■ EXERCISE DESCRIPTION ■
Would you transcribe the data word for word?

START AVAILABLE RECORDS

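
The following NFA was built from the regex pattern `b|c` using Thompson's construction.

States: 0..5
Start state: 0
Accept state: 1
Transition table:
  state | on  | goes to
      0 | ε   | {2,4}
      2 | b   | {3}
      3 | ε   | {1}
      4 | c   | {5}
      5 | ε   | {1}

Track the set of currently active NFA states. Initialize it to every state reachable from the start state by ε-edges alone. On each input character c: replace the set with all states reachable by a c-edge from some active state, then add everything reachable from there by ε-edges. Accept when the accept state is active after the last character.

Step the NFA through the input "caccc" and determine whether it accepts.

Answer: REJECT

Trace:
initial (ε-close {0}): {0,2,4}
'c' @ 1: {1,5}  [accepting]
'a' @ 2: {}  — no active states
rest 'ccc' ignored (set empty)
after full input: {}  (accept=1 not in)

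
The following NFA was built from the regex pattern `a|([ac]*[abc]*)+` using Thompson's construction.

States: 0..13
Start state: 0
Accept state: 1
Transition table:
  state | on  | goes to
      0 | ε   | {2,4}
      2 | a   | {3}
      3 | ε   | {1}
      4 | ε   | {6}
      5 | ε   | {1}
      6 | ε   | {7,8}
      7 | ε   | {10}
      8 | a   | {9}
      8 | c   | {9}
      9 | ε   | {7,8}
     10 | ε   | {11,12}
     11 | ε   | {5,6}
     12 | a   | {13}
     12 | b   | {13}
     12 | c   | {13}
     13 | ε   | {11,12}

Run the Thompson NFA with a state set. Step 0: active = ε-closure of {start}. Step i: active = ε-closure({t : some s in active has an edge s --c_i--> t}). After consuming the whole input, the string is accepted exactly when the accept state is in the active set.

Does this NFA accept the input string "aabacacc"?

initial (ε-close {0}): {0,1,2,4,5,6,7,8,10,11,12}
'a' @ 1: {1,3,5,6,7,8,9,10,11,12,13}  [accepting]
'a' @ 2: {1,5,6,7,8,9,10,11,12,13}  [accepting]
'b' @ 3: {1,5,6,7,8,10,11,12,13}  [accepting]
'a' @ 4: {1,5,6,7,8,9,10,11,12,13}  [accepting]
'c' @ 5: {1,5,6,7,8,9,10,11,12,13}  [accepting]
'a' @ 6: {1,5,6,7,8,9,10,11,12,13}  [accepting]
'c' @ 7: {1,5,6,7,8,9,10,11,12,13}  [accepting]
'c' @ 8: {1,5,6,7,8,9,10,11,12,13}  [accepting]
after full input: {1,5,6,7,8,9,10,11,12,13}  (accept=1 in)

Answer: ACCEPT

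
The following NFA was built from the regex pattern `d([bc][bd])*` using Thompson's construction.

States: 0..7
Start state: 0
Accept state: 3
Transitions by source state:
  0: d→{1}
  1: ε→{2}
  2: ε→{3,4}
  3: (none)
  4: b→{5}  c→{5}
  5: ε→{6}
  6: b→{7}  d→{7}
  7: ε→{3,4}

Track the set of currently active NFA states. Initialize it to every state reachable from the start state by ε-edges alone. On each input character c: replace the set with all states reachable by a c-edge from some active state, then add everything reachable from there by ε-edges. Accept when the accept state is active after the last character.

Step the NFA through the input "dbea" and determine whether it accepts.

S₀ = ε-closure({0}) = {0}
'd' @ 1: {1,2,3,4}  ✓accept
'b' @ 2: {5,6}
'e' @ 3: {}  — dead — no transitions
rest 'a' ignored (set empty)
final: {}; accept 3 not in set

Answer: REJECT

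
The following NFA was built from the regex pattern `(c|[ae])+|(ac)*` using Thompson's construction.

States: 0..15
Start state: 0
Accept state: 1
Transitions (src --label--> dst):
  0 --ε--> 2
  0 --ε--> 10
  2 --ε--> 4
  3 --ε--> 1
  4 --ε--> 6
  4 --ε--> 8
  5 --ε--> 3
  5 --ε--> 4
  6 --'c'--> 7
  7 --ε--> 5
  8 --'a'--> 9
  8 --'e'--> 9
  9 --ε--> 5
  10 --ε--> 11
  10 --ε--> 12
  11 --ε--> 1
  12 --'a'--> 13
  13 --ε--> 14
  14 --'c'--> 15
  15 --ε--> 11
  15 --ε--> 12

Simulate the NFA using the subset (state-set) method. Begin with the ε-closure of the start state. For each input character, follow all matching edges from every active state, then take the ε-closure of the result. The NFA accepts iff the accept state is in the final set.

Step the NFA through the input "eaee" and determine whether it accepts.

S₀ = ε-closure({0}) = {0,1,2,4,6,8,10,11,12}
'e' @ 1: {1,3,4,5,6,8,9}  (accept∈set)
'a' @ 2: {1,3,4,5,6,8,9}  (accept∈set)
'e' @ 3: {1,3,4,5,6,8,9}  (accept∈set)
'e' @ 4: {1,3,4,5,6,8,9}  (accept∈set)
end set {1,3,4,5,6,8,9} — state 1 in

Answer: ACCEPT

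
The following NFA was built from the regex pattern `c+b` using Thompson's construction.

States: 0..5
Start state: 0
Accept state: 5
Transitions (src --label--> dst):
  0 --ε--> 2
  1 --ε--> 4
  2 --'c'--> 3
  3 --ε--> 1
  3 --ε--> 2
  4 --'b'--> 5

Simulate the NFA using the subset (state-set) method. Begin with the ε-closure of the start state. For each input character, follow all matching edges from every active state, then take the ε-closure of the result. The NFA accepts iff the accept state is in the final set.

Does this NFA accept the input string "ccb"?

initial (ε-close {0}): {0,2}
'c' @ 1: {1,2,3,4}
'c' @ 2: {1,2,3,4}
'b' @ 3: {5}  (accept∈set)
after full input: {5}  (accept=5 in)

Answer: ACCEPT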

END AVAILABLE RECORDS

■ SOLVED EXERCISE ■
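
The following NFA was built from the regex pattern `b|c` using Thompson's construction.

States: 0..5
Start state: 0
Accept state: 1
Transition table:
  state | on  | goes to
      0 | ε   | {2,4}
      2 | b   | {3}
      3 | ε   | {1}
      4 | c   | {5}
      5 | ε   | {1}

Track the set of currently active NFA states. Initialize it to every state reachable from the start state by ε-edges alone. On each input character c: replace the set with all states reachable by a c-edge from some active state, then add everything reachable from there by ε-edges. Accept when the accept state is active after the last character.

Step the NFA through the input "caccc" and determine whether it accepts.

Answer: REJECT

Trace:
initial (ε-close {0}): {0,2,4}
'c' @ 1: {1,5}  [accepting]
'a' @ 2: {}  — no active states
rest 'ccc' ignored (set empty)
after full input: {}  (accept=1 not in)

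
The following NFA was built from the regex pattern `a|([ac]*[abc]*)+` using Thompson's construction.

States: 0..13
Start state: 0
Accept state: 1
Transition table:
  state | on  | goes to
      0 | ε   | {2,4}
      2 | a   | {3}
      3 | ε   | {1}
      4 | ε   | {6}
      5 | ε   | {1}
      6 | ε   | {7,8}
      7 | ε   | {10}
      8 | a   | {9}
      8 | c   | {9}
      9 | ε   | {7,8}
     10 | ε   | {11,12}
     11 | ε   | {5,6}
     12 | a   | {13}
     12 | b   | {13}
     12 | c   | {13}
     13 | ε   | {11,12}

Run the Thompson NFA with a state set. Step 0: active = ε-closure of {start}. Step i: active = ε-closure({t : some s in active has an edge s --c_i--> t}). After consuming the whole input, the string is accepted exactly when the accept state is in the active set.

Does this NFA accept the input string "aabacacc"?

initial (ε-close {0}): {0,1,2,4,5,6,7,8,10,11,12}
'a' @ 1: {1,3,5,6,7,8,9,10,11,12,13}  [accepting]
'a' @ 2: {1,5,6,7,8,9,10,11,12,13}  [accepting]
'b' @ 3: {1,5,6,7,8,10,11,12,13}  [accepting]
'a' @ 4: {1,5,6,7,8,9,10,11,12,13}  [accepting]
'c' @ 5: {1,5,6,7,8,9,10,11,12,13}  [accepting]
'a' @ 6: {1,5,6,7,8,9,10,11,12,13}  [accepting]
'c' @ 7: {1,5,6,7,8,9,10,11,12,13}  [accepting]
'c' @ 8: {1,5,6,7,8,9,10,11,12,13}  [accepting]
after full input: {1,5,6,7,8,9,10,11,12,13}  (accept=1 in)

Answer: ACCEPT

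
The following NFA was built from the regex pattern `d([bc][bd])*` using Thompson's construction.

States: 0..7
Start state: 0
Accept state: 3
Transitions by source state:
  0: d→{1}
  1: ε→{2}
  2: ε→{3,4}
  3: (none)
  4: b→{5}  c→{5}
  5: ε→{6}
  6: b→{7}  d→{7}
  7: ε→{3,4}

Track the set of currently active NFA states. Initialize it to every state reachable from the start state by ε-edges alone. On each input character c: replace the set with all states reachable by a c-edge from some active state, then add everything reachable from there by ε-edges. Accept when the accept state is active after the last character.

Step the NFA through the input "dbea" and determine whether it accepts.

S₀ = ε-closure({0}) = {0}
'd' @ 1: {1,2,3,4}  ✓accept
'b' @ 2: {5,6}
'e' @ 3: {}  — dead — no transitions
rest 'a' ignored (set empty)
final: {}; accept 3 not in set

Answer: REJECT

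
The following NFA was built from the regex pattern `(c|[ae])+|(ac)*` using Thompson's construction.

States: 0..15
Start state: 0
Accept state: 1
Transitions (src --label--> dst):
  0 --ε--> 2
  0 --ε--> 10
  2 --ε--> 4
  3 --ε--> 1
  4 --ε--> 6
  4 --ε--> 8
  5 --ε--> 3
  5 --ε--> 4
  6 --'c'--> 7
  7 --ε--> 5
  8 --'a'--> 9
  8 --'e'--> 9
  9 --ε--> 5
  10 --ε--> 11
  10 --ε--> 12
  11 --ε--> 1
  12 --'a'--> 13
  13 --ε--> 14
  14 --'c'--> 15
  15 --ε--> 11
  15 --ε--> 12

Simulate the NFA using the subset (state-set) method. Begin with the ε-closure of the start state. For each input character, follow all matching edges from every active state, then take the ε-closure of the result. The NFA accepts iff the accept state is in the final set.

Step the NFA through the input "eaee" and determine whether it accepts.

S₀ = ε-closure({0}) = {0,1,2,4,6,8,10,11,12}
'e' @ 1: {1,3,4,5,6,8,9}  (accept∈set)
'a' @ 2: {1,3,4,5,6,8,9}  (accept∈set)
'e' @ 3: {1,3,4,5,6,8,9}  (accept∈set)
'e' @ 4: {1,3,4,5,6,8,9}  (accept∈set)
end set {1,3,4,5,6,8,9} — state 1 in

Answer: ACCEPT

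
The following NFA was built from the regex pattern `c+b` using Thompson's construction.

States: 0..5
Start state: 0
Accept state: 5
Transitions (src --label--> dst):
  0 --ε--> 2
  1 --ε--> 4
  2 --'c'--> 3
  3 --ε--> 1
  3 --ε--> 2
  4 --'b'--> 5

Simulate the NFA using the subset (state-set) method. Begin with the ε-closure of the start state. For each input character, follow all matching edges from every active state, then take the ε-closure of the result. The NFA accepts iff the accept state is in the final set.

Does this NFA accept the input string "ccb"?

initial (ε-close {0}): {0,2}
'c' @ 1: {1,2,3,4}
'c' @ 2: {1,2,3,4}
'b' @ 3: {5}  (accept∈set)
after full input: {5}  (accept=5 in)

Answer: ACCEPT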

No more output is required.